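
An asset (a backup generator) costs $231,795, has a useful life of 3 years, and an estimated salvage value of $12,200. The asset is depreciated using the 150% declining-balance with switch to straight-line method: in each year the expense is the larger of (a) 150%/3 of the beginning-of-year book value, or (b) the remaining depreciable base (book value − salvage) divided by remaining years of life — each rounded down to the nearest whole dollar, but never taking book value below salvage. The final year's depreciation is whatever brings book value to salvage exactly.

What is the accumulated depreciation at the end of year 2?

Depreciable base = $231,795 − $12,200 = $219,595.
Year 1: DB = ⌊$231,795 × 150%/3⌋ = $115,897; SL = ⌊$219,595/3⌋ = $73,198 → take DB $115,897. Book value $115,898.
Year 2: DB = ⌊$115,898 × 150%/3⌋ = $57,949; SL = ⌊$103,698/2⌋ = $51,849 → take DB $57,949. Book value $57,949.
Accumulated through year 2 = $231,795 − $57,949 = $173,846.

$173,846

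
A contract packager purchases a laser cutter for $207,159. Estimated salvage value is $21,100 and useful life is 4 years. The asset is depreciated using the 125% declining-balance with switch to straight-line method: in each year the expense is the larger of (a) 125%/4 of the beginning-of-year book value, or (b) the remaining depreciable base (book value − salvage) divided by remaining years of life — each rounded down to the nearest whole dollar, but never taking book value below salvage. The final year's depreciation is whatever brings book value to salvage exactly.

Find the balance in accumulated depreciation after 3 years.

Depreciable base = $207,159 − $21,100 = $186,059.
Year 1: DB = ⌊$207,159 × 125%/4⌋ = $64,737; SL = ⌊$186,059/4⌋ = $46,514 → take DB $64,737. Book value $142,422.
Year 2: DB = ⌊$142,422 × 125%/4⌋ = $44,506; SL = ⌊$121,322/3⌋ = $40,440 → take DB $44,506. Book value $97,916.
Year 3: DB = ⌊$97,916 × 125%/4⌋ = $30,598; SL = ⌊$76,816/2⌋ = $38,408 → take SL $38,408. Book value $59,508.
Accumulated through year 3 = $207,159 − $59,508 = $147,651.

$147,651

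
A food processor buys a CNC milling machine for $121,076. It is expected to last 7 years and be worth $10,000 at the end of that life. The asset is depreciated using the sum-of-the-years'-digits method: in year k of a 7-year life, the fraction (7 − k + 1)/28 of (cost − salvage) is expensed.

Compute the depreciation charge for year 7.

$3,967

Depreciable base = $121,076 − $10,000 = $111,076.
Sum of the years' digits = 7+6+5+4+3+2+1 = 28.
Year 1: $111,076 × 7/28 = $27,769. Book value $93,307.
Year 2: $111,076 × 6/28 = $23,802. Book value $69,505.
Year 3: $111,076 × 5/28 = $19,835. Book value $49,670.
Year 4: $111,076 × 4/28 = $15,868. Book value $33,802.
Year 5: $111,076 × 3/28 = $11,901. Book value $21,901.
Year 6: $111,076 × 2/28 = $7,934. Book value $13,967.
Year 7: $111,076 × 1/28 = $3,967. Book value $10,000.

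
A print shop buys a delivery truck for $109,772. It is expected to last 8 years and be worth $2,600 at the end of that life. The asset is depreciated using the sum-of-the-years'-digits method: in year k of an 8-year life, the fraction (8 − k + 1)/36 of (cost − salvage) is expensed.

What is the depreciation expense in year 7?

Depreciable base = $109,772 − $2,600 = $107,172.
Sum of the years' digits = 8+7+6+5+4+3+2+1 = 36.
Year 1: $107,172 × 8/36 = $23,816. Book value $85,956.
Year 2: $107,172 × 7/36 = $20,839. Book value $65,117.
Year 3: $107,172 × 6/36 = $17,862. Book value $47,255.
Year 4: $107,172 × 5/36 = $14,885. Book value $32,370.
Year 5: $107,172 × 4/36 = $11,908. Book value $20,462.
Year 6: $107,172 × 3/36 = $8,931. Book value $11,531.
Year 7: $107,172 × 2/36 = $5,954. Book value $5,577.

$5,954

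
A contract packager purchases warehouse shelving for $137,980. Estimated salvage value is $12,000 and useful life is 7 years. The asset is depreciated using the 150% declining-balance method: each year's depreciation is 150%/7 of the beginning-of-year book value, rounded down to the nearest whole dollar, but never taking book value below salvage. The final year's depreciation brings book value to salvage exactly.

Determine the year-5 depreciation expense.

$11,268

Depreciable base = $137,980 − $12,000 = $125,980.
Year 1: ⌊$137,980 × 150%/7⌋ = $29,567. Book value $108,413.
Year 2: ⌊$108,413 × 150%/7⌋ = $23,231. Book value $85,182.
Year 3: ⌊$85,182 × 150%/7⌋ = $18,253. Book value $66,929.
Year 4: ⌊$66,929 × 150%/7⌋ = $14,341. Book value $52,588.
Year 5: ⌊$52,588 × 150%/7⌋ = $11,268. Book value $41,320.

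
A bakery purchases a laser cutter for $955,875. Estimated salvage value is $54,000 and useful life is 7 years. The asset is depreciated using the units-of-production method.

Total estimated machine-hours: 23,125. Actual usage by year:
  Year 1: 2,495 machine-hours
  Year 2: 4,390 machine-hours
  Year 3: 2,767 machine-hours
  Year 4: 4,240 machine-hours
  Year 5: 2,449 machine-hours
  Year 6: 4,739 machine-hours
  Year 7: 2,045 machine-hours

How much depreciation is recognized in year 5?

Depreciable base = $955,875 − $54,000 = $901,875.
Rate = $901,875 / 23,125 machine-hours = $39 per machine-hour.
Year 1: 2,495 × $39 = $97,305. Book value $858,570.
Year 2: 4,390 × $39 = $171,210. Book value $687,360.
Year 3: 2,767 × $39 = $107,913. Book value $579,447.
Year 4: 4,240 × $39 = $165,360. Book value $414,087.
Year 5: 2,449 × $39 = $95,511. Book value $318,576.

$95,511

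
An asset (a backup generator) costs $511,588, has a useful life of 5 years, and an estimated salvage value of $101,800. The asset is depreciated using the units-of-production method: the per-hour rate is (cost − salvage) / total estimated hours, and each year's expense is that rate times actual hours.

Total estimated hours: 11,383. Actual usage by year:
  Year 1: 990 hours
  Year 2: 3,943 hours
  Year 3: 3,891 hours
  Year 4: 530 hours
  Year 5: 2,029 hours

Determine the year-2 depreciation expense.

$141,948

Depreciable base = $511,588 − $101,800 = $409,788.
Rate = $409,788 / 11,383 hours = $36 per hour.
Year 1: 990 × $36 = $35,640. Book value $475,948.
Year 2: 3,943 × $36 = $141,948. Book value $334,000.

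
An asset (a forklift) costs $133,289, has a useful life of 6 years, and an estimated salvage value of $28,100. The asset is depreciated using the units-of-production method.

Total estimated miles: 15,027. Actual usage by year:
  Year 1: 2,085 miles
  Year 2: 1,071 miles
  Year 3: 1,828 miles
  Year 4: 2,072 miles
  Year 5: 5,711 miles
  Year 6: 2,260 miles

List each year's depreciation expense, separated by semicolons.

Depreciable base = $133,289 − $28,100 = $105,189.
Rate = $105,189 / 15,027 miles = $7 per mile.
Year 1: 2,085 × $7 = $14,595. Book value $118,694.
Year 2: 1,071 × $7 = $7,497. Book value $111,197.
Year 3: 1,828 × $7 = $12,796. Book value $98,401.
Year 4: 2,072 × $7 = $14,504. Book value $83,897.
Year 5: 5,711 × $7 = $39,977. Book value $43,920.
Year 6: 2,260 × $7 = $15,820. Book value $28,100.

$14,595; $7,497; $12,796; $14,504; $39,977; $15,820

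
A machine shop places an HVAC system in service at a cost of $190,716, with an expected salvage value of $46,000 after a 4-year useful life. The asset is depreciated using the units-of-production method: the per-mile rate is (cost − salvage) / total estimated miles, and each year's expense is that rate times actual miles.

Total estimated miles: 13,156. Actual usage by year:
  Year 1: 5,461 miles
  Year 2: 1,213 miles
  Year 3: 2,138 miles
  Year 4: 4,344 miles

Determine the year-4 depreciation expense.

$47,784

Depreciable base = $190,716 − $46,000 = $144,716.
Rate = $144,716 / 13,156 miles = $11 per mile.
Year 1: 5,461 × $11 = $60,071. Book value $130,645.
Year 2: 1,213 × $11 = $13,343. Book value $117,302.
Year 3: 2,138 × $11 = $23,518. Book value $93,784.
Year 4: 4,344 × $11 = $47,784. Book value $46,000.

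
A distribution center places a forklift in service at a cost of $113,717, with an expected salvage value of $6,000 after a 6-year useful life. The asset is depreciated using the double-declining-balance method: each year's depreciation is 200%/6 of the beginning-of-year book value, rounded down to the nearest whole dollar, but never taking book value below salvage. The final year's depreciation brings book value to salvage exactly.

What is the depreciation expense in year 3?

Depreciable base = $113,717 − $6,000 = $107,717.
Year 1: ⌊$113,717 × 200%/6⌋ = $37,905. Book value $75,812.
Year 2: ⌊$75,812 × 200%/6⌋ = $25,270. Book value $50,542.
Year 3: ⌊$50,542 × 200%/6⌋ = $16,847. Book value $33,695.

$16,847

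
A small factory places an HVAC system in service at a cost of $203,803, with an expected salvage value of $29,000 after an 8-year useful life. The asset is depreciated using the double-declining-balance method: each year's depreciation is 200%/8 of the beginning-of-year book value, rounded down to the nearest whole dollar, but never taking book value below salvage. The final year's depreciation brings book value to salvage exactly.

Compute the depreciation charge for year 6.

Depreciable base = $203,803 − $29,000 = $174,803.
Year 1: ⌊$203,803 × 200%/8⌋ = $50,950. Book value $152,853.
Year 2: ⌊$152,853 × 200%/8⌋ = $38,213. Book value $114,640.
Year 3: ⌊$114,640 × 200%/8⌋ = $28,660. Book value $85,980.
Year 4: ⌊$85,980 × 200%/8⌋ = $21,495. Book value $64,485.
Year 5: ⌊$64,485 × 200%/8⌋ = $16,121. Book value $48,364.
Year 6: ⌊$48,364 × 200%/8⌋ = $12,091. Book value $36,273.

$12,091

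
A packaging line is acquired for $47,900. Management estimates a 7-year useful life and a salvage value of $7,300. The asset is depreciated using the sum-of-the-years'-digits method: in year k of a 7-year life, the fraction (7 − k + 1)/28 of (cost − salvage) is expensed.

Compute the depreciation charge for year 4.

$5,800

Depreciable base = $47,900 − $7,300 = $40,600.
Sum of the years' digits = 7+6+5+4+3+2+1 = 28.
Year 1: $40,600 × 7/28 = $10,150. Book value $37,750.
Year 2: $40,600 × 6/28 = $8,700. Book value $29,050.
Year 3: $40,600 × 5/28 = $7,250. Book value $21,800.
Year 4: $40,600 × 4/28 = $5,800. Book value $16,000.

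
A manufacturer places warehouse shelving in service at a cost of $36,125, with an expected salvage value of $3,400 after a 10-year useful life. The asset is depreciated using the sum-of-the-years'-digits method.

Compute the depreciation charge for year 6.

Depreciable base = $36,125 − $3,400 = $32,725.
Sum of the years' digits = 10+9+8+7+6+5+4+3+2+1 = 55.
Year 1: $32,725 × 10/55 = $5,950. Book value $30,175.
Year 2: $32,725 × 9/55 = $5,355. Book value $24,820.
Year 3: $32,725 × 8/55 = $4,760. Book value $20,060.
Year 4: $32,725 × 7/55 = $4,165. Book value $15,895.
Year 5: $32,725 × 6/55 = $3,570. Book value $12,325.
Year 6: $32,725 × 5/55 = $2,975. Book value $9,350.

$2,975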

# # #

◆ **Task statement**
If a line of the listing above holds the string "usage", copy it.

◆ **Answer section**
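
Total estimated machine-hours: 23,125. Actual usage by year:
Total estimated hours: 11,383. Actual usage by year:
Total estimated miles: 15,027. Actual usage by year:
Total estimated miles: 13,156. Actual usage by year: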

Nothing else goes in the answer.